**ACTIVITY**.
Repeat each record word for word.

**DATA TO EXAMINE**.

──────────

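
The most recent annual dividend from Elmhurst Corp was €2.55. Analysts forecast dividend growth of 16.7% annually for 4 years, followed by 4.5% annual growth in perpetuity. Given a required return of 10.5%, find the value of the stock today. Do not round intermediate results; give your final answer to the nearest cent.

D_1 = 2.97585
D_2 = 3.47282
D_3 = 4.05278
D_4 = 4.72959
Terminal value at year 4: TV = D_4×(1+g_2)/(r−g_2) = 4.94242/0.06 = 82.37371
P_0 = D_1/(1+r)^1 + D_2/(1+r)^2 + D_3/(1+r)^3 + D_4/(1+r)^4 + TV/(1+r)^4
    = 2.69308 + 2.84418 + 3.00376 + 3.17230 + 55.25092 = 66.96425

€66.96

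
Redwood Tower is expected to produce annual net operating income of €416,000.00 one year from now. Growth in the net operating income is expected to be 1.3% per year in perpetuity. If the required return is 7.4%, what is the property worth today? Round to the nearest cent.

Growing perpetuity: P = D₁ / (r − g) = €416,000.0000 / (0.074 − 0.013) = €6,819,672.13

€6819672.13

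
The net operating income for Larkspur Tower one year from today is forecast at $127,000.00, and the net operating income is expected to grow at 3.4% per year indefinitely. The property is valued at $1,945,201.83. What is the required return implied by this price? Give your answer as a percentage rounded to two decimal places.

P = D₁/(r − g) ⇒ r = D₁/P + g = $127,000.0000/$1,945,201.83 + 0.034 = 0.065289 + 0.034 = 0.099289

9.93%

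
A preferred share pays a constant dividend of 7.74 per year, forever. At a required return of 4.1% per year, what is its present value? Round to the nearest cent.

Level perpetuity: PV = C / r = 7.74 / 0.041 = 188.78

188.78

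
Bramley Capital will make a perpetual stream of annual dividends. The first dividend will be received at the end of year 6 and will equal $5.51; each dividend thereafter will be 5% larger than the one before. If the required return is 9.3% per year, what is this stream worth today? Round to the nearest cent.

$82.15

Value at end of year 5: C₁ / (r − g) = $5.51 / (0.093 − 0.05) = $128.1395
Discount to today: PV = $128.1395 / (1 + 0.093)^5 = $128.1395 / 1.559915 = $82.15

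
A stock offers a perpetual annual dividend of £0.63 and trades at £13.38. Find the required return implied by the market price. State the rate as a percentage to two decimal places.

4.71%

P = C/r ⇒ r = C/P = £0.63/£13.38 = 0.047085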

──────────

**RESPONSE FOR THIS EXERCISE**.
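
The most recent annual dividend from Elmhurst Corp was €2.55. Analysts forecast dividend growth of 16.7% annually for 4 years, followed by 4.5% annual growth in perpetuity. Given a required return of 10.5%, find the value of the stock today. Do not round intermediate results; give your final answer to the nearest cent.

D_1 = 2.97585
D_2 = 3.47282
D_3 = 4.05278
D_4 = 4.72959
Terminal value at year 4: TV = D_4×(1+g_2)/(r−g_2) = 4.94242/0.06 = 82.37371
P_0 = D_1/(1+r)^1 + D_2/(1+r)^2 + D_3/(1+r)^3 + D_4/(1+r)^4 + TV/(1+r)^4
    = 2.69308 + 2.84418 + 3.00376 + 3.17230 + 55.25092 = 66.96425

€66.96

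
Redwood Tower is expected to produce annual net operating income of €416,000.00 one year from now. Growth in the net operating income is expected to be 1.3% per year in perpetuity. If the required return is 7.4%, what is the property worth today? Round to the nearest cent.

Growing perpetuity: P = D₁ / (r − g) = €416,000.0000 / (0.074 − 0.013) = €6,819,672.13

€6819672.13

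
The net operating income for Larkspur Tower one year from today is forecast at $127,000.00, and the net operating income is expected to grow at 3.4% per year indefinitely. The property is valued at $1,945,201.83. What is the required return implied by this price? Give your answer as a percentage rounded to two decimal places.

P = D₁/(r − g) ⇒ r = D₁/P + g = $127,000.0000/$1,945,201.83 + 0.034 = 0.065289 + 0.034 = 0.099289

9.93%

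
A preferred share pays a constant dividend of 7.74 per year, forever. At a required return of 4.1% per year, what is its present value? Round to the nearest cent.

Level perpetuity: PV = C / r = 7.74 / 0.041 = 188.78

188.78

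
Bramley Capital will make a perpetual stream of annual dividends. The first dividend will be received at the end of year 6 and will equal $5.51; each dividend thereafter will be 5% larger than the one before. If the required return is 9.3% per year, what is this stream worth today? Round to the nearest cent.

$82.15

Value at end of year 5: C₁ / (r − g) = $5.51 / (0.093 − 0.05) = $128.1395
Discount to today: PV = $128.1395 / (1 + 0.093)^5 = $128.1395 / 1.559915 = $82.15

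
A stock offers a perpetual annual dividend of £0.63 and trades at £13.38. Find the required return implied by the market price. State the rate as a percentage to two decimal places.

4.71%

P = C/r ⇒ r = C/P = £0.63/£13.38 = 0.047085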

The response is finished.